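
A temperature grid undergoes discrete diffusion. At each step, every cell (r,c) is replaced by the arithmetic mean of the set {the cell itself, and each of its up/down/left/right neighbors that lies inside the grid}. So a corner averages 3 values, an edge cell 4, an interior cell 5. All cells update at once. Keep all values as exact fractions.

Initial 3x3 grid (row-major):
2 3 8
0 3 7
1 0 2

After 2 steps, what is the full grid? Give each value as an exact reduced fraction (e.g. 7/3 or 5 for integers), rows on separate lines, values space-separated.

After step 1:
  5/3 4 6
  3/2 13/5 5
  1/3 3/2 3
After step 2:
  43/18 107/30 5
  61/40 73/25 83/20
  10/9 223/120 19/6

Answer: 43/18 107/30 5
61/40 73/25 83/20
10/9 223/120 19/6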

» Task goal:
The response has to give back every record verbatim.

» Solution for this exercise:
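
A temperature grid undergoes discrete diffusion. At each step, every cell (r,c) is replaced by the arithmetic mean of the set {the cell itself, and each of its up/down/left/right neighbors that lies inside the grid}. So a corner averages 3 values, an edge cell 4, an interior cell 5. All cells update at once. Keep all values as exact fractions.

Initial 3x3 grid (row-major):
2 3 8
0 3 7
1 0 2

After 2 steps, what is the full grid? Give each value as an exact reduced fraction (e.g. 7/3 or 5 for integers), rows on separate lines, values space-separated.

After step 1:
  5/3 4 6
  3/2 13/5 5
  1/3 3/2 3
After step 2:
  43/18 107/30 5
  61/40 73/25 83/20
  10/9 223/120 19/6

Answer: 43/18 107/30 5
61/40 73/25 83/20
10/9 223/120 19/6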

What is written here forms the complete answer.